[Exercise brief]
After locating the line with "Serastatin is cleared", retype it and every later line exactly, stopping at the end of the records.

◆ ◆ ◆

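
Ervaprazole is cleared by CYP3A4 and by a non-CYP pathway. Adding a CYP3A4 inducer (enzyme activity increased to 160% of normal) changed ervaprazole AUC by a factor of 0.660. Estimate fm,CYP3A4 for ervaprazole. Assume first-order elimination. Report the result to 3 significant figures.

0.859

Let x = fm,CYP3A4. Because AUC ∝ 1/CL, relative clearance rose to 1/0.660 = 1.515.
Setting x·1.6 + (1 − x) = 1.515 and solving: x = (1.515 − 1)/(1.6 − 1) = 0.859.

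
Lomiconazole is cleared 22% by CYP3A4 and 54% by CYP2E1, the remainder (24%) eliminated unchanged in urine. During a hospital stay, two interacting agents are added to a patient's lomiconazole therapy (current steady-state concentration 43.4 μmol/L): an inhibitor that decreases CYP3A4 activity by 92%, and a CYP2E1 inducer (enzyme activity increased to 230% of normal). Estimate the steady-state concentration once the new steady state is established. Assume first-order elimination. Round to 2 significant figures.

29 μmol/L

CYP3A4: 0.22 × 0.08 = 0.0176
CYP2E1: 0.54 × 2.3 = 1.242
Other: 0.24 (unchanged)
CL_new/CL_old = 0.0176 + 1.242 + 0.24 = 1.4996.
Dividing the baseline by the relative clearance: 43.4 / 1.4996 = 29 μmol/L.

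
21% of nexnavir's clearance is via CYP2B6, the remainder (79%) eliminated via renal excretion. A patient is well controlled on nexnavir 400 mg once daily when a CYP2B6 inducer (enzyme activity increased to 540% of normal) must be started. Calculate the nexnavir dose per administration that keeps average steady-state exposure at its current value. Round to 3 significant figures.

770 mg

The CYP2B6 pathway (21% of clearance) rises to 5.4× activity: 0.21 × 5.4 = 1.134.
Non-CYP routes (79%) are unchanged.
CL_new/CL_old = 1.134 + 0.79 = 1.924.
Css,avg = (dose rate)/CL, so holding Css fixed requires dose ∝ CL: 400 × 1.924 = 770 mg.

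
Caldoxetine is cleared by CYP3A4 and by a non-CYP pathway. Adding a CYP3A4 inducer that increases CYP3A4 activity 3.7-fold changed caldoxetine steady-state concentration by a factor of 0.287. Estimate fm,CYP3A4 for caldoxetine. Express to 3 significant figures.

CL'/CL = 1 / 0.287 = 3.484
3.7·fm + (1 − fm) = 3.484
fm = (3.484 − 1) / (3.7 − 1) = 0.920

0.920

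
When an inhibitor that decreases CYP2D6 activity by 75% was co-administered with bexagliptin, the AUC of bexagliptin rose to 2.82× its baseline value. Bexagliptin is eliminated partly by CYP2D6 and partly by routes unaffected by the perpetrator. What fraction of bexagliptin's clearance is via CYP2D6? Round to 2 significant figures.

0.86

Call the CYP2D6 fraction fm. After the interaction, CL_new/CL_old = fm × 0.25 + (1 − fm).
AUC ratio = 1 / (new CL fraction), so new CL fraction = 1 / 2.82 = 0.3546.
fm × 0.25 + 1 − fm = 0.3546  ⇒  fm × (0.25 − 1) = −0.6454  ⇒  fm = 0.86.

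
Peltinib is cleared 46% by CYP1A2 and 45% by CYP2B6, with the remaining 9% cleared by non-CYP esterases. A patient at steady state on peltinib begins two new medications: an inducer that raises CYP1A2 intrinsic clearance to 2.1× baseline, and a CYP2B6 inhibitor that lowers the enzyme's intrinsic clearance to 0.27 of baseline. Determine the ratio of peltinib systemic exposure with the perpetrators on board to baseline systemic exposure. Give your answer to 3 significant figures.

The CYP1A2 pathway (46% of clearance) rises to 2.1× activity: 0.46 × 2.1 = 0.966.
The CYP2B6 pathway (45% of clearance) falls to 0.27× activity: 0.45 × 0.27 = 0.1215.
Non-CYP routes (9%) are unchanged.
New clearance relative to baseline: 0.966 + 0.1215 + 0.09 = 1.1775.
Systemic exposure ∝ 1/CL: fold-change = 1 / 1.1775 = 0.849.

0.849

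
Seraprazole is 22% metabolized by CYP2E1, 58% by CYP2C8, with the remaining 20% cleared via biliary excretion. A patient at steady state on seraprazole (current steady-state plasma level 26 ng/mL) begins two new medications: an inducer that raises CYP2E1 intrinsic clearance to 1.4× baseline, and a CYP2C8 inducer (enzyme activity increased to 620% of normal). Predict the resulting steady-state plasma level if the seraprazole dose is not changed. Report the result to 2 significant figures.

6.3 ng/mL

CYP2E1: 0.22 × 1.4 = 0.308
CYP2C8: 0.58 × 6.2 = 3.596
Other: 0.2 (unchanged)
CL_new/CL_old = 0.308 + 3.596 + 0.2 = 4.104.
Dividing the baseline by the relative clearance: 26 / 4.104 = 6.3 ng/mL.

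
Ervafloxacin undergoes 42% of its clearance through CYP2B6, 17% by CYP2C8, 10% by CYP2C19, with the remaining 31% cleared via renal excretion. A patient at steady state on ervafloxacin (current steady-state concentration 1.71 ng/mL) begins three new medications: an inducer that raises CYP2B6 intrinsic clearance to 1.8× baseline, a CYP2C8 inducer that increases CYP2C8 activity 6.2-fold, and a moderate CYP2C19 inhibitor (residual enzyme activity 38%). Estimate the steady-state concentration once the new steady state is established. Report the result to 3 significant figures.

0.792 ng/mL

The CYP2B6 pathway (42% of clearance) rises to 1.8× activity: 0.42 × 1.8 = 0.756.
The CYP2C8 pathway (17% of clearance) increases to 6.2× activity: 0.17 × 6.2 = 1.054.
The CYP2C19 pathway (10% of clearance) falls to 0.38× activity: 0.1 × 0.38 = 0.038.
Non-CYP routes (31%) are unchanged.
Relative clearance = 0.756 + 1.054 + 0.038 + 0.31 = 2.158.
New steady-state concentration = 1.71 / 2.158 = 0.792 ng/mL (concentration scales inversely with clearance).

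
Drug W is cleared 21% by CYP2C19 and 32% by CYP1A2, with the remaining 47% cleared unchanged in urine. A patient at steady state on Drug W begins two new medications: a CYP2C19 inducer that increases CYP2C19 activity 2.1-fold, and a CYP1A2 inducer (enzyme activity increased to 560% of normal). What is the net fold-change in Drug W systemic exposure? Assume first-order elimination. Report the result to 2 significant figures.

The CYP2C19 pathway (21% of clearance) rises to 2.1× activity: 0.21 × 2.1 = 0.441.
The CYP1A2 pathway (32% of clearance) rises to 5.6× activity: 0.32 × 5.6 = 1.792.
The remaining 47% of clearance is unaffected.
New clearance relative to baseline: 0.441 + 1.792 + 0.47 = 2.703.
Net systemic exposure ratio = 1 / 2.703 = 0.37.

0.37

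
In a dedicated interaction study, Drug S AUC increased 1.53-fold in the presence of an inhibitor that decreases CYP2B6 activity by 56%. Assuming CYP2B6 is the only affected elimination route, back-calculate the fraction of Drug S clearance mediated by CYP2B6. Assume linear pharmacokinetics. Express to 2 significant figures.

0.62

Write x for the fraction cleared via CYP2B6. The observed AUC change means clearance fell to 1/1.53 = 0.6536 of baseline.
Setting x·0.44 + (1 − x) = 0.6536 and solving: x = (0.6536 − 1)/(0.44 − 1) = 0.62.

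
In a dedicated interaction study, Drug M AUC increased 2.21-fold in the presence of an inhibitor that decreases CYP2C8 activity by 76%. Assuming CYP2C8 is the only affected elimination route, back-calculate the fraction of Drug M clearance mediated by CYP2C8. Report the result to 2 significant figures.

0.72

Write x for the fraction cleared via CYP2C8. The observed AUC change means clearance fell to 1/2.21 = 0.4525 of baseline.
Setting x·0.24 + (1 − x) = 0.4525 and solving: x = (0.4525 − 1)/(0.24 − 1) = 0.72.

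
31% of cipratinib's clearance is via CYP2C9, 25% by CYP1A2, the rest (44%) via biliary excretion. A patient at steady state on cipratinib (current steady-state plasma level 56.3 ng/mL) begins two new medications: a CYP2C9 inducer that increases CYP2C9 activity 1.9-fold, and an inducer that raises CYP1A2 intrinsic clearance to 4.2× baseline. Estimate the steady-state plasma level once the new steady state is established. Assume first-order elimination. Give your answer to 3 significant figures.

CYP2C9: 0.31 × 1.9 = 0.589
CYP1A2: 0.25 × 4.2 = 1.05
Other: 0.44 (unchanged)
Relative clearance = 0.589 + 1.05 + 0.44 = 2.079.
Steady-state plasma level ∝ 1/CL: new value = 56.3 / 2.079 = 27.1 ng/mL.

27.1 ng/mL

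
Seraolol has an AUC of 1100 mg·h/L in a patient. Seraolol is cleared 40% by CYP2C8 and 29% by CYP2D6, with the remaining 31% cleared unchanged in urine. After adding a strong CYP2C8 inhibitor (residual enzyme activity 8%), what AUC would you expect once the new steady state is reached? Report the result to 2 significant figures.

The CYP2C8 pathway (40% of clearance) is reduced to 0.08× activity: 0.4 × 0.08 = 0.032.
CYP2D6 (29%) and the residual 31% are unaffected.
New clearance relative to baseline: 0.032 + 0.29 + 0.31 = 0.632.
AUC ∝ 1/CL, so new value = 1100 / 0.632 = 1.7 × 10³ mg·h/L.

1.7 × 10³ mg·h/L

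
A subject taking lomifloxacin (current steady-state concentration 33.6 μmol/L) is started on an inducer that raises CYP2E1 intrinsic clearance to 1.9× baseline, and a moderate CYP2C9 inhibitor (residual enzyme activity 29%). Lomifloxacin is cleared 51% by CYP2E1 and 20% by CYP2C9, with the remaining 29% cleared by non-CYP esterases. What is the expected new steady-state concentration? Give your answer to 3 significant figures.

25.5 μmol/L

The CYP2E1 pathway (51% of clearance) rises to 1.9× activity: 0.51 × 1.9 = 0.969.
The CYP2C9 pathway (20% of clearance) drops to 0.29× activity: 0.2 × 0.29 = 0.058.
Non-CYP routes (29%) are unchanged.
CL_new/CL_old = 0.969 + 0.058 + 0.29 = 1.317.
Steady-state concentration ∝ 1/CL: new value = 33.6 / 1.317 = 25.5 μmol/L.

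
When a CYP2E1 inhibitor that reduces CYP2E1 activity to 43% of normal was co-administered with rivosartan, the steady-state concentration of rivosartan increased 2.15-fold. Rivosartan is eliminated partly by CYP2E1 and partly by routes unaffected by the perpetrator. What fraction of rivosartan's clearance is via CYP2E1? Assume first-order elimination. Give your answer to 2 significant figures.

0.94

Write x for the fraction cleared via CYP2E1. The observed steady-state concentration change means clearance fell to 1/2.15 = 0.4651 of baseline.
Setting x·0.43 + (1 − x) = 0.4651 and solving: x = (0.4651 − 1)/(0.43 − 1) = 0.94.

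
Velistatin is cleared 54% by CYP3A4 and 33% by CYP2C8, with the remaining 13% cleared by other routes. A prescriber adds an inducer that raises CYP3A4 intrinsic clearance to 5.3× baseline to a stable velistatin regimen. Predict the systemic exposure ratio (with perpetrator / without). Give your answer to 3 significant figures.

0.301

CYP3A4: 0.54 × 5.3 = 2.862
CYP2C8: 0.33 (unchanged)
Other: 0.13 (unchanged)
CL_new/CL_old = 2.862 + 0.33 + 0.13 = 3.322.
Systemic exposure is inversely proportional to clearance, so the fold-change is 1 / 3.322 = 0.301.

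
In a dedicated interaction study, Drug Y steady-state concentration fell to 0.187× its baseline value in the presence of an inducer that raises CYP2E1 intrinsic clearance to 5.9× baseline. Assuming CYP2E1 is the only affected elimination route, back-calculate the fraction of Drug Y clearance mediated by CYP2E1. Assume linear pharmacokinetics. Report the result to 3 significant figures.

Call the CYP2E1 fraction fm. After the interaction, CL_new/CL_old = fm × 5.9 + (1 − fm).
Steady-state concentration ratio = 1 / (new CL fraction), so new CL fraction = 1 / 0.187 = 5.348.
fm × 5.9 + 1 − fm = 5.348  ⇒  fm × (5.9 − 1) = 4.348  ⇒  fm = 0.887.

0.887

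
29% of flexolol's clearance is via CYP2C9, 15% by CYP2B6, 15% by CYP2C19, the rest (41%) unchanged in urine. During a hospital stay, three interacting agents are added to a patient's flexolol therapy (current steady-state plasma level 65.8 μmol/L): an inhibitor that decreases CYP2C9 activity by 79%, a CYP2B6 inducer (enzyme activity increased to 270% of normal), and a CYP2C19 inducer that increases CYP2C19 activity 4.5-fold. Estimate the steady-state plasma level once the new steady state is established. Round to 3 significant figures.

The CYP2C9 pathway (29% of clearance) falls to 0.21× activity: 0.29 × 0.21 = 0.0609.
The CYP2B6 pathway (15% of clearance) increases to 2.7× activity: 0.15 × 2.7 = 0.405.
The CYP2C19 pathway (15% of clearance) increases to 4.5× activity: 0.15 × 4.5 = 0.675.
The remaining 41% of clearance is unaffected.
Relative clearance = 0.0609 + 0.405 + 0.675 + 0.41 = 1.5509.
New steady-state plasma level = 65.8 / 1.5509 = 42.4 μmol/L (concentration scales inversely with clearance).

42.4 μmol/L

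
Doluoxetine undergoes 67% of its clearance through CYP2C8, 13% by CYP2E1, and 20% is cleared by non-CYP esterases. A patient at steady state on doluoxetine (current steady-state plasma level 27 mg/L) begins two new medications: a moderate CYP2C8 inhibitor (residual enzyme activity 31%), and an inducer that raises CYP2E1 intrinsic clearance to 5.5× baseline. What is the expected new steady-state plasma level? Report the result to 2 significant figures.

24 mg/L

The CYP2C8 pathway (67% of clearance) is reduced to 0.31× activity: 0.67 × 0.31 = 0.2077.
The CYP2E1 pathway (13% of clearance) rises to 5.5× activity: 0.13 × 5.5 = 0.715.
The remaining 20% of clearance is unaffected.
Relative clearance = 0.2077 + 0.715 + 0.2 = 1.1227.
Dividing the baseline by the relative clearance: 27 / 1.1227 = 24 mg/L.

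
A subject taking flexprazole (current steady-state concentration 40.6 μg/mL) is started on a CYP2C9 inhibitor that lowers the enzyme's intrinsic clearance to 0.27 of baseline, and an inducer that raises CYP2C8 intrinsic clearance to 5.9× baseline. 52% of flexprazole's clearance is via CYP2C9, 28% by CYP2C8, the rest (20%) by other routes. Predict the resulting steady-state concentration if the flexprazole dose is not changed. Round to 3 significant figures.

20.4 μg/mL

CYP2C9: 0.52 × 0.27 = 0.1404
CYP2C8: 0.28 × 5.9 = 1.652
Other: 0.2 (unchanged)
New clearance relative to baseline: 0.1404 + 1.652 + 0.2 = 1.9924.
New steady-state concentration = 40.6 / 1.9924 = 20.4 μg/mL (concentration scales inversely with clearance).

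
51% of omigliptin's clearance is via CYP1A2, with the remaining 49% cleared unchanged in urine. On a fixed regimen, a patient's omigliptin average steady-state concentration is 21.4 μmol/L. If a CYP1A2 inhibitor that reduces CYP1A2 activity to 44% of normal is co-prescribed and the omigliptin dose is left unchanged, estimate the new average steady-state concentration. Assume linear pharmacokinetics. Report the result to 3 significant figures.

CYP1A2: 0.51 × 0.44 = 0.2244
Other: 0.49 (unchanged)
New clearance relative to baseline: 0.2244 + 0.49 = 0.7144.
New average steady-state concentration = baseline ÷ relative clearance = 21.4 / 0.7144 = 30.0 μmol/L.

30.0 μmol/L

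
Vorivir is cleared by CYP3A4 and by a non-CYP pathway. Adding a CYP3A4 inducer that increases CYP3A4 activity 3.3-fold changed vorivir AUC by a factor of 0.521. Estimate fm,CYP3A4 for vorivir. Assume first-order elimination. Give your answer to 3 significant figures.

Call the CYP3A4 fraction fm. After the interaction, CL_new/CL_old = fm × 3.3 + (1 − fm).
AUC ratio = 1 / (new CL fraction), so new CL fraction = 1 / 0.521 = 1.919.
fm × 3.3 + 1 − fm = 1.919  ⇒  fm × (3.3 − 1) = 0.9194  ⇒  fm = 0.400.

0.400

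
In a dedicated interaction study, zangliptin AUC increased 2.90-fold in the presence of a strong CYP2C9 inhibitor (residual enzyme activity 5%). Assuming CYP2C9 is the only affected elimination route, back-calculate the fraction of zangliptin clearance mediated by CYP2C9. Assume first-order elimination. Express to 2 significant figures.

Call the CYP2C9 fraction fm. After the interaction, CL_new/CL_old = fm × 0.05 + (1 − fm).
AUC ratio = 1 / (new CL fraction), so new CL fraction = 1 / 2.90 = 0.3448.
fm × 0.05 + 1 − fm = 0.3448  ⇒  fm × (0.05 − 1) = −0.6552  ⇒  fm = 0.69.

0.69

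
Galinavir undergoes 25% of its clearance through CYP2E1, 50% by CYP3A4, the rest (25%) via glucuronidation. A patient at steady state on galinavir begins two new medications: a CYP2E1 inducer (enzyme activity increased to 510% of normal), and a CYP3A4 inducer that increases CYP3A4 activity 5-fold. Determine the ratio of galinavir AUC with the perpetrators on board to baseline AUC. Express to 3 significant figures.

CYP2E1: 0.25 × 5.1 = 1.275
CYP3A4: 0.5 × 5 = 2.5
Other: 0.25 (unchanged)
New clearance relative to baseline: 1.275 + 2.5 + 0.25 = 4.025.
Net AUC ratio = 1 / 4.025 = 0.248.

0.248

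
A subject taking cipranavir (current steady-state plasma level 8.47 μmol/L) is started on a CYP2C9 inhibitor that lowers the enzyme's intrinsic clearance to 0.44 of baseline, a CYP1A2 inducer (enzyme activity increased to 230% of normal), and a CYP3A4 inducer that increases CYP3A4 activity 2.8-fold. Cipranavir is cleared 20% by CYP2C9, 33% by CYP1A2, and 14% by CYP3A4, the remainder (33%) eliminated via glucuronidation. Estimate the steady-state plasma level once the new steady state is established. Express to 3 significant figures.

The CYP2C9 pathway (20% of clearance) drops to 0.44× activity: 0.2 × 0.44 = 0.088.
The CYP1A2 pathway (33% of clearance) is boosted to 2.3× activity: 0.33 × 2.3 = 0.759.
The CYP3A4 pathway (14% of clearance) rises to 2.8× activity: 0.14 × 2.8 = 0.392.
Non-CYP routes (33%) are unchanged.
New clearance relative to baseline: 0.088 + 0.759 + 0.392 + 0.33 = 1.569.
New steady-state plasma level = 8.47 / 1.569 = 5.40 μmol/L (concentration scales inversely with clearance).

5.40 μmol/L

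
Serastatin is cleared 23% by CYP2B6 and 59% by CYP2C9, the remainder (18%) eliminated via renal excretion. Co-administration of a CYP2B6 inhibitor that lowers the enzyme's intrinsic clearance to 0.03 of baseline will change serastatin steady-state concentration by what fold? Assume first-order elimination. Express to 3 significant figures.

1.29

The CYP2B6 pathway (23% of clearance) is reduced to 0.03× activity: 0.23 × 0.03 = 0.0069.
CYP2C9 (59%) and the residual 18% are unaffected.
CL_new/CL_old = 0.0069 + 0.59 + 0.18 = 0.7769.
Steady-state concentration ratio = CL_old/CL_new = 1 / 0.7769 = 1.29.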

◆ ◆ ◆

[Final answer]
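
Serastatin is cleared 23% by CYP2B6 and 59% by CYP2C9, the remainder (18%) eliminated via renal excretion. Co-administration of a CYP2B6 inhibitor that lowers the enzyme's intrinsic clearance to 0.03 of baseline will change serastatin steady-state concentration by what fold? Assume first-order elimination. Express to 3 significant figures.

1.29

The CYP2B6 pathway (23% of clearance) is reduced to 0.03× activity: 0.23 × 0.03 = 0.0069.
CYP2C9 (59%) and the residual 18% are unaffected.
CL_new/CL_old = 0.0069 + 0.59 + 0.18 = 0.7769.
Steady-state concentration ratio = CL_old/CL_new = 1 / 0.7769 = 1.29.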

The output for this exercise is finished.